** Required action **
Repeat only the stretch of lines below that runs from the line with "C3: capacitance = 3 μF, initial charge = 11" through the line with "C2: capacitance = 6 μF, initial charge = 15", unaltered.

============

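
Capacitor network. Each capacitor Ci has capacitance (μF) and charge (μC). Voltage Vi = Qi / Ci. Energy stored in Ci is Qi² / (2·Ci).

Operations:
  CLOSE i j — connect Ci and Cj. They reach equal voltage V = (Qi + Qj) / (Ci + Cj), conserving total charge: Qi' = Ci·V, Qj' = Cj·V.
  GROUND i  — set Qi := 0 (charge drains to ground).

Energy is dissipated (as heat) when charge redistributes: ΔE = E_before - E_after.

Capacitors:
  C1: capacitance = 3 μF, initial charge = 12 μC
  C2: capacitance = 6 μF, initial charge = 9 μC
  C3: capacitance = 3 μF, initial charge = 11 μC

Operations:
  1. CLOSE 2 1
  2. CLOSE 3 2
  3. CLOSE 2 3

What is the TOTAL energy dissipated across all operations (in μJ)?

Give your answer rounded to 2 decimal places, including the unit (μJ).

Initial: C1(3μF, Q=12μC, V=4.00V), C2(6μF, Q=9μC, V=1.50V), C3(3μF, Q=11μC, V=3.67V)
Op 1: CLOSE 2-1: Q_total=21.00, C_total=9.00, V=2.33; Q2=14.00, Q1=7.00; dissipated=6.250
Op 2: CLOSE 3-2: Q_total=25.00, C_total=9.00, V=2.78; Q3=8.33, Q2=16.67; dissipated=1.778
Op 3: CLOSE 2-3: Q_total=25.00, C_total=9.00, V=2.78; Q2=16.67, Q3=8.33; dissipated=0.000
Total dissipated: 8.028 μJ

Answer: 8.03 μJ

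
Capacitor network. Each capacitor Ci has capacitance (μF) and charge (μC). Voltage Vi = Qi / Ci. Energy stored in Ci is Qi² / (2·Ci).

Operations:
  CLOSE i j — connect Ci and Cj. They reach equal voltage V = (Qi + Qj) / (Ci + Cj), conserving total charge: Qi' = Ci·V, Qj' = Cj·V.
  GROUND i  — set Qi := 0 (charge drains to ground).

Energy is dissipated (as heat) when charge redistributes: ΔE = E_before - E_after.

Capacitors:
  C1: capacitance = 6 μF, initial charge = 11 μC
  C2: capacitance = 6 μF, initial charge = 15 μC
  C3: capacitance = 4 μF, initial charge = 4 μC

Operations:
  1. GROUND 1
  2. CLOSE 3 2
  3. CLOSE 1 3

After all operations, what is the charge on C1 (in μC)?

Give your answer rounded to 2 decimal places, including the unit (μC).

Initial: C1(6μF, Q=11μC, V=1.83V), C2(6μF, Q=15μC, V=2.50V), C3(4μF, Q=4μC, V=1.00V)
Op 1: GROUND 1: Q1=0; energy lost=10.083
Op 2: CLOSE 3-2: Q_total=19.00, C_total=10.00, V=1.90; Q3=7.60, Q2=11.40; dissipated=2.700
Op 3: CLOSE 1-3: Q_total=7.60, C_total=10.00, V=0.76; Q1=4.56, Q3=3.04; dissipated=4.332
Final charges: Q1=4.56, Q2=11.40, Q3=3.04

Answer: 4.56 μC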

============

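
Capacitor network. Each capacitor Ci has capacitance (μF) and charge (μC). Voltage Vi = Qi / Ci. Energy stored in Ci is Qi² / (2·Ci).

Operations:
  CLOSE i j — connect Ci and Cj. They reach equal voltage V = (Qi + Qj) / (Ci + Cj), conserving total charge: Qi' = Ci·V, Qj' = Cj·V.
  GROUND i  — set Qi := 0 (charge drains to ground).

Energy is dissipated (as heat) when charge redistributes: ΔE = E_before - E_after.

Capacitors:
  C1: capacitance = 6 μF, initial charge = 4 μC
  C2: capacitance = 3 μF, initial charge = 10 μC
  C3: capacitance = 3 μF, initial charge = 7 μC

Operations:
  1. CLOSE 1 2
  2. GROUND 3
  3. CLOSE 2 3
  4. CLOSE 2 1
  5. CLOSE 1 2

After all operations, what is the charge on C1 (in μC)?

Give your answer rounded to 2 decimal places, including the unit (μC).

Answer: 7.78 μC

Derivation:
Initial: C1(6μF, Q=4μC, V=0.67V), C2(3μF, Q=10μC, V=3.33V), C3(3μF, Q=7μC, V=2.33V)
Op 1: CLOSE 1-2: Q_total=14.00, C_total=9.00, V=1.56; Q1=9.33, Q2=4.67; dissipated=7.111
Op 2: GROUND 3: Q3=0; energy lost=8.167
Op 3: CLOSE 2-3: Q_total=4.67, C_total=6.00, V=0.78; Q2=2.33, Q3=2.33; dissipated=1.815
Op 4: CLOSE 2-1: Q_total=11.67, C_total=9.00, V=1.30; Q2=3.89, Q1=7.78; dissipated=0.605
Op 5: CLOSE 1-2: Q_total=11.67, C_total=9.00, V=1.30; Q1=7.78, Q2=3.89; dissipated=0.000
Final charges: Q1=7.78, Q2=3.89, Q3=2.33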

============

** Your solution **
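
  C3: capacitance = 3 μF, initial charge = 11 μC

Operations:
  1. CLOSE 2 1
  2. CLOSE 3 2
  3. CLOSE 2 3

What is the TOTAL energy dissipated across all operations (in μJ)?

Give your answer rounded to 2 decimal places, including the unit (μJ).

Initial: C1(3μF, Q=12μC, V=4.00V), C2(6μF, Q=9μC, V=1.50V), C3(3μF, Q=11μC, V=3.67V)
Op 1: CLOSE 2-1: Q_total=21.00, C_total=9.00, V=2.33; Q2=14.00, Q1=7.00; dissipated=6.250
Op 2: CLOSE 3-2: Q_total=25.00, C_total=9.00, V=2.78; Q3=8.33, Q2=16.67; dissipated=1.778
Op 3: CLOSE 2-3: Q_total=25.00, C_total=9.00, V=2.78; Q2=16.67, Q3=8.33; dissipated=0.000
Total dissipated: 8.028 μJ

Answer: 8.03 μJ

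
Capacitor network. Each capacitor Ci has capacitance (μF) and charge (μC). Voltage Vi = Qi / Ci. Energy stored in Ci is Qi² / (2·Ci).

Operations:
  CLOSE i j — connect Ci and Cj. They reach equal voltage V = (Qi + Qj) / (Ci + Cj), conserving total charge: Qi' = Ci·V, Qj' = Cj·V.
  GROUND i  — set Qi := 0 (charge drains to ground).

Energy is dissipated (as heat) when charge redistributes: ΔE = E_before - E_after.

Capacitors:
  C1: capacitance = 6 μF, initial charge = 11 μC
  C2: capacitance = 6 μF, initial charge = 15 μC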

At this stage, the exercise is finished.